**Provided data**:
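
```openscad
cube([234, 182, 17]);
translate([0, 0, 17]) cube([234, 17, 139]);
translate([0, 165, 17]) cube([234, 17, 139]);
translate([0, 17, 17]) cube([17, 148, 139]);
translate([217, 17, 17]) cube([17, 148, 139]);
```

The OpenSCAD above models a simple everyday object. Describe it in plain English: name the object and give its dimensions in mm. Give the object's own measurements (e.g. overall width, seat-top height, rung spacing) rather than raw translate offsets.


An open-topped rectangular box: outside dimensions 234×182×156 mm, with a uniform wall and base thickness of 17 mm. The base is a full 234×182 slab on the floor; four walls sit on top of the base. The front and back walls (the −y and +y sides) span the full width; the two side walls fit between them.


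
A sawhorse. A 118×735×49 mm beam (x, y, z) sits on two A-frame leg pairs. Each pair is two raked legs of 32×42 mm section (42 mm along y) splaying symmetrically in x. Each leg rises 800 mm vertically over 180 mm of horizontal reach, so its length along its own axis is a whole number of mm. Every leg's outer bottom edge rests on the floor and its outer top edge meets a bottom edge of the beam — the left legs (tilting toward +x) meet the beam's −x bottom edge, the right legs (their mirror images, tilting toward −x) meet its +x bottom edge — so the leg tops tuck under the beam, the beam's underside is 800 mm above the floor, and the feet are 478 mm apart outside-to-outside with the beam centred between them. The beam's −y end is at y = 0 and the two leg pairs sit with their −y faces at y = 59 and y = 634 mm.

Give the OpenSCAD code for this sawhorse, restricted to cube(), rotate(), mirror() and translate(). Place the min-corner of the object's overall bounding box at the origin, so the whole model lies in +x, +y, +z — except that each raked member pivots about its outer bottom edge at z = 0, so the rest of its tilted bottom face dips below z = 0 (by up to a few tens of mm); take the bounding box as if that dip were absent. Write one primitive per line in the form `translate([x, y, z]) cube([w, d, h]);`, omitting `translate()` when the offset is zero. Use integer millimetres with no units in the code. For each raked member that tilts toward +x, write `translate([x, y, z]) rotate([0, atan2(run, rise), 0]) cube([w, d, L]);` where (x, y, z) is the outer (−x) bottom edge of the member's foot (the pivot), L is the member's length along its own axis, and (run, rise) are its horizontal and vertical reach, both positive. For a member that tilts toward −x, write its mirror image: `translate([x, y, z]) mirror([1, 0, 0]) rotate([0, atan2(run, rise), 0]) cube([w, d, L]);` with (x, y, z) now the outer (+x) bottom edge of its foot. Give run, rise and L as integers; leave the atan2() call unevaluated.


// leg length = √(180² + 800²) = 820
// right-leg outer foot x = 2·180 + 118 = 478
// beam min-corner = (180, 0, 800)
translate([180, 0, 800]) cube([118, 735, 49]);
translate([0, 59, 0]) rotate([0, atan2(180, 800), 0]) cube([32, 42, 820]);
translate([478, 59, 0]) mirror([1, 0, 0]) rotate([0, atan2(180, 800), 0]) cube([32, 42, 820]);
translate([0, 634, 0]) rotate([0, atan2(180, 800), 0]) cube([32, 42, 820]);
translate([478, 634, 0]) mirror([1, 0, 0]) rotate([0, atan2(180, 800), 0]) cube([32, 42, 820]);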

**Aim of the task**:
Would you return all of the data exactly as given?

**Written solution**:
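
```openscad
cube([234, 182, 17]);
translate([0, 0, 17]) cube([234, 17, 139]);
translate([0, 165, 17]) cube([234, 17, 139]);
translate([0, 17, 17]) cube([17, 148, 139]);
translate([217, 17, 17]) cube([17, 148, 139]);
```

The OpenSCAD above models a simple everyday object. Describe it in plain English: name the object and give its dimensions in mm. Give the object's own measurements (e.g. overall width, seat-top height, rung spacing) rather than raw translate offsets.


An open-topped rectangular box: outside dimensions 234×182×156 mm, with a uniform wall and base thickness of 17 mm. The base is a full 234×182 slab on the floor; four walls sit on top of the base. The front and back walls (the −y and +y sides) span the full width; the two side walls fit between them.


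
A sawhorse. A 118×735×49 mm beam (x, y, z) sits on two A-frame leg pairs. Each pair is two raked legs of 32×42 mm section (42 mm along y) splaying symmetrically in x. Each leg rises 800 mm vertically over 180 mm of horizontal reach, so its length along its own axis is a whole number of mm. Every leg's outer bottom edge rests on the floor and its outer top edge meets a bottom edge of the beam — the left legs (tilting toward +x) meet the beam's −x bottom edge, the right legs (their mirror images, tilting toward −x) meet its +x bottom edge — so the leg tops tuck under the beam, the beam's underside is 800 mm above the floor, and the feet are 478 mm apart outside-to-outside with the beam centred between them. The beam's −y end is at y = 0 and the two leg pairs sit with their −y faces at y = 59 and y = 634 mm.

Give the OpenSCAD code for this sawhorse, restricted to cube(), rotate(), mirror() and translate(). Place the min-corner of the object's overall bounding box at the origin, so the whole model lies in +x, +y, +z — except that each raked member pivots about its outer bottom edge at z = 0, so the rest of its tilted bottom face dips below z = 0 (by up to a few tens of mm); take the bounding box as if that dip were absent. Write one primitive per line in the form `translate([x, y, z]) cube([w, d, h]);`, omitting `translate()` when the offset is zero. Use integer millimetres with no units in the code. For each raked member that tilts toward +x, write `translate([x, y, z]) rotate([0, atan2(run, rise), 0]) cube([w, d, L]);` where (x, y, z) is the outer (−x) bottom edge of the member's foot (the pivot), L is the member's length along its own axis, and (run, rise) are its horizontal and vertical reach, both positive. For a member that tilts toward −x, write its mirror image: `translate([x, y, z]) mirror([1, 0, 0]) rotate([0, atan2(run, rise), 0]) cube([w, d, L]);` with (x, y, z) now the outer (+x) bottom edge of its foot. Give run, rise and L as integers; leave the atan2() call unevaluated.


// leg length = √(180² + 800²) = 820
// right-leg outer foot x = 2·180 + 118 = 478
// beam min-corner = (180, 0, 800)
translate([180, 0, 800]) cube([118, 735, 49]);
translate([0, 59, 0]) rotate([0, atan2(180, 800), 0]) cube([32, 42, 820]);
translate([478, 59, 0]) mirror([1, 0, 0]) rotate([0, atan2(180, 800), 0]) cube([32, 42, 820]);
translate([0, 634, 0]) rotate([0, atan2(180, 800), 0]) cube([32, 42, 820]);
translate([478, 634, 0]) mirror([1, 0, 0]) rotate([0, atan2(180, 800), 0]) cube([32, 42, 820]);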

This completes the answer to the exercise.